### [THE TASK]
Please return every line in the following data that includes the string "proceed".

### [DATASET RECORDS]
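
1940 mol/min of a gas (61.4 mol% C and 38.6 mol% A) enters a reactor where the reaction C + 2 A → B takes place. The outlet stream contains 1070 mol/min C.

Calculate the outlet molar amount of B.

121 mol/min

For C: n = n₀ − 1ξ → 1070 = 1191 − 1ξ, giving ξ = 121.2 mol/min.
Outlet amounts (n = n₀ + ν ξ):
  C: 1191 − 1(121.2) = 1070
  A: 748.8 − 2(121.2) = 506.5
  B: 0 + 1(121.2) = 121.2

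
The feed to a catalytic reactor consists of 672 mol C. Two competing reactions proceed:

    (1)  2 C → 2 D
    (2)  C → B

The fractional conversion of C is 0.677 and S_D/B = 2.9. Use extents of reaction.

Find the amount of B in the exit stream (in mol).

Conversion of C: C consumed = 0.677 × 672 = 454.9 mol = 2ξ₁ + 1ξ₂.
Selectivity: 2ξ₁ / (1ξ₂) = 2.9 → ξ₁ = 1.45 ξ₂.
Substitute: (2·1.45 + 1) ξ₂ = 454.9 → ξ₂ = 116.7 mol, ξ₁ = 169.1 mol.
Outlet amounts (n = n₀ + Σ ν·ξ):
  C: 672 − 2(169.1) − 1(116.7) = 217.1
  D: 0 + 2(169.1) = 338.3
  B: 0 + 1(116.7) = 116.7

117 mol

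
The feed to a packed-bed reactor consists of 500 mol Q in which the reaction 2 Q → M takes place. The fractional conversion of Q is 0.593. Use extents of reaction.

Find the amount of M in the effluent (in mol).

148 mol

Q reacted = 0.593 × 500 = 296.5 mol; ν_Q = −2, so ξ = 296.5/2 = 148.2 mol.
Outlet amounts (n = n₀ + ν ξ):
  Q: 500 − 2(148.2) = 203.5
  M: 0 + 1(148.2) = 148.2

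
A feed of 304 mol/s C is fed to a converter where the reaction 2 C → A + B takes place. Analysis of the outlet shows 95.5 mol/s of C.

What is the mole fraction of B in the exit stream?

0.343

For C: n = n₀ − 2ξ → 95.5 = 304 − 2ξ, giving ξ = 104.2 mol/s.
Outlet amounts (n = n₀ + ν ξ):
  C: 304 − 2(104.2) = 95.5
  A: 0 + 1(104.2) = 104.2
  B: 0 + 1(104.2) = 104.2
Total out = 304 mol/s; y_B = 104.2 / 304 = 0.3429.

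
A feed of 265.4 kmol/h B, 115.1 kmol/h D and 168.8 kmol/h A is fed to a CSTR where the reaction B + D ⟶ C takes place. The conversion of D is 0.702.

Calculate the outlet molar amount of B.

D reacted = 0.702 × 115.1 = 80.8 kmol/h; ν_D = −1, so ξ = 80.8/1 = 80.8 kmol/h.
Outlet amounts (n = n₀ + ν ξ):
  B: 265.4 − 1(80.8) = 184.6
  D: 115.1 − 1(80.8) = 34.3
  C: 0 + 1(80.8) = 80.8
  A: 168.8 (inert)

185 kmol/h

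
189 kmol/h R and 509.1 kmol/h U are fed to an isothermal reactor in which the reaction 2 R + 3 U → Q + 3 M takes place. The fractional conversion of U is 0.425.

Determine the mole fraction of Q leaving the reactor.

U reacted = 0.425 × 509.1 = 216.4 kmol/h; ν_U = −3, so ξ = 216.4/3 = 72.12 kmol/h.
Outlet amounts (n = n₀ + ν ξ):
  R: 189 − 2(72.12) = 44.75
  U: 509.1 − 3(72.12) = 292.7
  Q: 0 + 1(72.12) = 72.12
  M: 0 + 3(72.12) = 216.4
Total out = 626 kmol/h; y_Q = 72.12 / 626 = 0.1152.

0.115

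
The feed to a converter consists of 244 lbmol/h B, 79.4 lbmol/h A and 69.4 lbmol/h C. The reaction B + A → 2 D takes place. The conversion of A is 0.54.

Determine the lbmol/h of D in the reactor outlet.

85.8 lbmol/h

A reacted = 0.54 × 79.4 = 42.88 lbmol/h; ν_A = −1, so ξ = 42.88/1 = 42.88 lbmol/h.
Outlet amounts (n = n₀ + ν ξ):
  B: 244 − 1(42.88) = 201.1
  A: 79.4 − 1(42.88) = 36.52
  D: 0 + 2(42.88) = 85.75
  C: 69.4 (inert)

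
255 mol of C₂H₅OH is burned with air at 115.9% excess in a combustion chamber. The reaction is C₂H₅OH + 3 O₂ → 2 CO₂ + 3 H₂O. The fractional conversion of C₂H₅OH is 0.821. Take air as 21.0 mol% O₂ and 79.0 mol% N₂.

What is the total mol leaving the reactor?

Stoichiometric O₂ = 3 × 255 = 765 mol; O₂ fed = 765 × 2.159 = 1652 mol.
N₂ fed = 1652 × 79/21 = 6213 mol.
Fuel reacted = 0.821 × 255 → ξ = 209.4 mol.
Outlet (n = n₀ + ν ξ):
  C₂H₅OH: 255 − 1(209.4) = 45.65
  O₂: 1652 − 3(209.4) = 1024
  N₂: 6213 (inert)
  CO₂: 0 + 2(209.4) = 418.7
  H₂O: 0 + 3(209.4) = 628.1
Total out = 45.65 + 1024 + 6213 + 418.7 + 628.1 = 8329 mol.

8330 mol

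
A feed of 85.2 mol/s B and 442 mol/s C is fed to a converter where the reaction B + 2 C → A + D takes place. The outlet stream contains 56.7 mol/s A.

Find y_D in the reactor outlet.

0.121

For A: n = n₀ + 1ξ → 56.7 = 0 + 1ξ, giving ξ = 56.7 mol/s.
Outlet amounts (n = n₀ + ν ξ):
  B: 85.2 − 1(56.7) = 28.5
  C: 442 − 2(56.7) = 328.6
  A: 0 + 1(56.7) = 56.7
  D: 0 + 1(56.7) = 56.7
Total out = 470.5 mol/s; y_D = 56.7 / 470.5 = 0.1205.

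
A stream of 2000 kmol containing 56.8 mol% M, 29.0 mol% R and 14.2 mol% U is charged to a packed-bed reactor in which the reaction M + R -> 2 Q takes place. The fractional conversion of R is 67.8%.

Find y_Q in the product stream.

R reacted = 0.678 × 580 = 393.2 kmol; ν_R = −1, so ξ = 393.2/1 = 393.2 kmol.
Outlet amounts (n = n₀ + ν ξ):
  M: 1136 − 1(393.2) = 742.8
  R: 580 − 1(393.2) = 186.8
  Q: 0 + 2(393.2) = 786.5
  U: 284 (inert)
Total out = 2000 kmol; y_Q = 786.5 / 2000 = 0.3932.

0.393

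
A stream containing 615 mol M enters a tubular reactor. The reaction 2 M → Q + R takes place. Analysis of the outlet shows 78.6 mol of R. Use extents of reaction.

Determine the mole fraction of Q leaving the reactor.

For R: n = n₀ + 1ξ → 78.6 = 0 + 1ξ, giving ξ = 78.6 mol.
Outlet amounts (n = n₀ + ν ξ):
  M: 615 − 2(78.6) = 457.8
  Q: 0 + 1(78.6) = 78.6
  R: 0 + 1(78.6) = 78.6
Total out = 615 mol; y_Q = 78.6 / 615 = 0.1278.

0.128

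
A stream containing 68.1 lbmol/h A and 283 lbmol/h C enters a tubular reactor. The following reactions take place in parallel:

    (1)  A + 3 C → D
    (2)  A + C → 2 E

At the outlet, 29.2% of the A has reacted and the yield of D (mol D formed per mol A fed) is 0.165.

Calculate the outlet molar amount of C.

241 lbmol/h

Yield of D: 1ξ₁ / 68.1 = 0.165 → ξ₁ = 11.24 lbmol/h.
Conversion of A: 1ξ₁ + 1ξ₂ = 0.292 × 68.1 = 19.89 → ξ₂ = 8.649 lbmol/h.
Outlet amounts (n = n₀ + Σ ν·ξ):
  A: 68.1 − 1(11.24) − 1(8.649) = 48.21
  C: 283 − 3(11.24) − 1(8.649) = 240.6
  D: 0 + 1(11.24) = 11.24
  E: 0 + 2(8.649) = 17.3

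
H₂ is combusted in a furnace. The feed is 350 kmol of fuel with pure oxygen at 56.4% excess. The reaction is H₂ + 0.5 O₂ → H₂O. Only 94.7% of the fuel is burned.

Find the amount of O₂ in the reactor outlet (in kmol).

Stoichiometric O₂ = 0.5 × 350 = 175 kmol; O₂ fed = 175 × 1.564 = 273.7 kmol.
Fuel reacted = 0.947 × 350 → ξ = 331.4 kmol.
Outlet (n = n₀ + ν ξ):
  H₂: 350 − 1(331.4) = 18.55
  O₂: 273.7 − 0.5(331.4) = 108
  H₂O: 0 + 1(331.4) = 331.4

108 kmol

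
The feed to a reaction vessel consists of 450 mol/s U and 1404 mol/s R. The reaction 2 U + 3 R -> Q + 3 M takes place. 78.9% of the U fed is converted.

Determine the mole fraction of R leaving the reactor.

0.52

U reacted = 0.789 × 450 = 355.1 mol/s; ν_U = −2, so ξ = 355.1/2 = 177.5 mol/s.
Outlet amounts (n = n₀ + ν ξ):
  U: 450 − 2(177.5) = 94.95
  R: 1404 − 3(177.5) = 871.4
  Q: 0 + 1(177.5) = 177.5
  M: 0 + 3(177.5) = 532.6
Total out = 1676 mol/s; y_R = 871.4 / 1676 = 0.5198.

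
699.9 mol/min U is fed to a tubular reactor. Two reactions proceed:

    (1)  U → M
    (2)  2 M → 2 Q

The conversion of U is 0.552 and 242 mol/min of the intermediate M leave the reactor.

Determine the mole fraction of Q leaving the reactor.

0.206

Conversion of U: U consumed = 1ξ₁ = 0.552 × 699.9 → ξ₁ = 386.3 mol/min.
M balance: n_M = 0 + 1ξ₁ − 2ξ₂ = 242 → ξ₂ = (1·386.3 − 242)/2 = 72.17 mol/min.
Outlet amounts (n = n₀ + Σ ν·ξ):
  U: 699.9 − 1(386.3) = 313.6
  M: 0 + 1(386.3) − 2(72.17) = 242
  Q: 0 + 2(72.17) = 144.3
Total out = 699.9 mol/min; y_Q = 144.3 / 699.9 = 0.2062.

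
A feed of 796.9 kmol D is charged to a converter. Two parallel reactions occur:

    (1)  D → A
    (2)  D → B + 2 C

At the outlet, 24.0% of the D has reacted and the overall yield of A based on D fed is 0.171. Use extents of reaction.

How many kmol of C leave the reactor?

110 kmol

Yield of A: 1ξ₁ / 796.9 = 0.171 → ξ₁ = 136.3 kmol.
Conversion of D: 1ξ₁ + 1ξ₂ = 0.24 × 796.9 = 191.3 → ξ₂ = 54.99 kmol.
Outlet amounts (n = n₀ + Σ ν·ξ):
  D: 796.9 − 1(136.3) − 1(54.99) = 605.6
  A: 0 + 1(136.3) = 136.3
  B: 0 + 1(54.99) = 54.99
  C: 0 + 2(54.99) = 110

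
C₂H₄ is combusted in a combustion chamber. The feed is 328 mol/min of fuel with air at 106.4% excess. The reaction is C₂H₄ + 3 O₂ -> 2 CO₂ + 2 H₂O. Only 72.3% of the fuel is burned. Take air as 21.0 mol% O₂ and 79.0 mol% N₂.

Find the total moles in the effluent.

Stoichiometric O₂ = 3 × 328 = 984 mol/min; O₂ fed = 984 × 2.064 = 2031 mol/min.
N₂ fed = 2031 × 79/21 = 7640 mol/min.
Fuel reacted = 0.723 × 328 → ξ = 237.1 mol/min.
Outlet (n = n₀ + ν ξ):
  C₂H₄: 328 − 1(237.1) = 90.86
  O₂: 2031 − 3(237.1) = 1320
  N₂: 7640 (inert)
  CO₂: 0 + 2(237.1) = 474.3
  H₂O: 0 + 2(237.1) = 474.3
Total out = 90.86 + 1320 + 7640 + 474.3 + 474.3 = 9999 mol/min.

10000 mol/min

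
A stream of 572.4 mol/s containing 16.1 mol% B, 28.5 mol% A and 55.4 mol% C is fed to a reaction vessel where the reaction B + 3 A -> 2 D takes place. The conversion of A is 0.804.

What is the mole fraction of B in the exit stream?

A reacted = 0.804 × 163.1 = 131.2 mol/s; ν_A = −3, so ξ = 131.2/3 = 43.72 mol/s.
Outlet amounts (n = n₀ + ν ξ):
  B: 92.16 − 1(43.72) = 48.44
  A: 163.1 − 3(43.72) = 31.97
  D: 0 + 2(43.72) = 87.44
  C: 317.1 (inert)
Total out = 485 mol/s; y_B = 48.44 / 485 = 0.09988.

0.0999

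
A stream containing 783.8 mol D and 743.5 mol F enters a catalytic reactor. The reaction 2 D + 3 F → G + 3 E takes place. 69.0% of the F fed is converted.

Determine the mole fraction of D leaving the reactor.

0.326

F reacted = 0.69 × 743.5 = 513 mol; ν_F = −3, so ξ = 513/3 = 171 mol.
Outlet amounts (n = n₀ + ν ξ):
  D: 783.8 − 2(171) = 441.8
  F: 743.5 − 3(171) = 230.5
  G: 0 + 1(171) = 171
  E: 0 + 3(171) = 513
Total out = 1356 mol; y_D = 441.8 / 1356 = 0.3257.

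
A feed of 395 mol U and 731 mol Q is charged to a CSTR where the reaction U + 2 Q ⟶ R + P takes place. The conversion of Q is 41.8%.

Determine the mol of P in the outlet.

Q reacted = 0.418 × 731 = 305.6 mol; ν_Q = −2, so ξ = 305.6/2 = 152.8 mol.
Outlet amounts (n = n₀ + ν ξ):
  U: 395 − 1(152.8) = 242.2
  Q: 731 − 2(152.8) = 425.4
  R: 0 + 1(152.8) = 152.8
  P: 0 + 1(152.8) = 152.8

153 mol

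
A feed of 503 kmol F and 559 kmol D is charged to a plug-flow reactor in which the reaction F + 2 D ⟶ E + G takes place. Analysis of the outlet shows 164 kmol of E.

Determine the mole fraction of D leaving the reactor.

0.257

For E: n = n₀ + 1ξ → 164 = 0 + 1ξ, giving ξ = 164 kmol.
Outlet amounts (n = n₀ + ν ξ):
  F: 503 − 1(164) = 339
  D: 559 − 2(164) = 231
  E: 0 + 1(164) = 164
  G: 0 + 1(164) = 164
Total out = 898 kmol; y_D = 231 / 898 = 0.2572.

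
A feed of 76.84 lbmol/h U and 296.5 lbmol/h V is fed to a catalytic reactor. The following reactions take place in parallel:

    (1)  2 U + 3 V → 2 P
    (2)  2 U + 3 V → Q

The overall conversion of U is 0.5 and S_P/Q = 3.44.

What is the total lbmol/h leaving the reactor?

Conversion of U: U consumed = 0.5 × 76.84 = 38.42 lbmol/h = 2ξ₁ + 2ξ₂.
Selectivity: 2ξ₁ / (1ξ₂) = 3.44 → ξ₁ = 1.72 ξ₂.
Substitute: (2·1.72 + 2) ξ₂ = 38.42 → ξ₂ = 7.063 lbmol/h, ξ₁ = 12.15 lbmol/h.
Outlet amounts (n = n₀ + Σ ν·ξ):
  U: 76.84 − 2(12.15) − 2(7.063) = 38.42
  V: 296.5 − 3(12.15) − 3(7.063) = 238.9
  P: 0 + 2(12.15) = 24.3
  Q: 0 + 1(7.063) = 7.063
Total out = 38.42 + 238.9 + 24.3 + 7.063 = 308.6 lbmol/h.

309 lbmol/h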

### [WRITTEN REPLY]
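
The feed to a catalytic reactor consists of 672 mol C. Two competing reactions proceed:
699.9 mol/min U is fed to a tubular reactor. Two reactions proceed: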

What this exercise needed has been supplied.